== Material shown ==

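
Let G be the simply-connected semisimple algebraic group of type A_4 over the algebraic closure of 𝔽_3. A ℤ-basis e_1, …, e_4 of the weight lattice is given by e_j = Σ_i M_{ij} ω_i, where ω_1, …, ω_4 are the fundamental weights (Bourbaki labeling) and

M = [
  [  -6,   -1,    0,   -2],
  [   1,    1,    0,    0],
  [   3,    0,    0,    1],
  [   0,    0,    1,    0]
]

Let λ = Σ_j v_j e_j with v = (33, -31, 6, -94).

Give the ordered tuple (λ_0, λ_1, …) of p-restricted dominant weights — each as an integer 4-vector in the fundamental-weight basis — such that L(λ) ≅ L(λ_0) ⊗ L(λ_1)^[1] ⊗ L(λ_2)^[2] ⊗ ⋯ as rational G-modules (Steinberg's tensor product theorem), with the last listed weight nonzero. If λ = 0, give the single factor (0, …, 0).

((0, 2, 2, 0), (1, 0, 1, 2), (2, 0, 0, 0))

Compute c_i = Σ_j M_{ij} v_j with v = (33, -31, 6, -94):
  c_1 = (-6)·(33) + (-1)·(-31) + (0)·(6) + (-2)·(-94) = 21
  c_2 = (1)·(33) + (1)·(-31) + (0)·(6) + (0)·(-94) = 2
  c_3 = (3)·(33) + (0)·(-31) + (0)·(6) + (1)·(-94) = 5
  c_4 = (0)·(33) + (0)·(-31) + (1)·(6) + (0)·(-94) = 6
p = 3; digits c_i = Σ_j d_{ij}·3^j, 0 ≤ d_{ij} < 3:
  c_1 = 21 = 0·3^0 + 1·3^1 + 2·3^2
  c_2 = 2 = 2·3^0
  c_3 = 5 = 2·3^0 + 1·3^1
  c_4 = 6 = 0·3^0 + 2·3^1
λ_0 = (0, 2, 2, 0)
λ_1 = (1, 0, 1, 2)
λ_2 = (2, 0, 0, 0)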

===

Problem statement —
Exactly the lines running from the top of the records to the line that contains "Let λ = Σ_j", inclusive, must be set down, and nothing more.

Result for this task —
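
Let G be the simply-connected semisimple algebraic group of type A_4 over the algebraic closure of 𝔽_3. A ℤ-basis e_1, …, e_4 of the weight lattice is given by e_j = Σ_i M_{ij} ω_i, where ω_1, …, ω_4 are the fundamental weights (Bourbaki labeling) and

M = [
  [  -6,   -1,    0,   -2],
  [   1,    1,    0,    0],
  [   3,    0,    0,    1],
  [   0,    0,    1,    0]
]

Let λ = Σ_j v_j e_j with v = (33, -31, 6, -94).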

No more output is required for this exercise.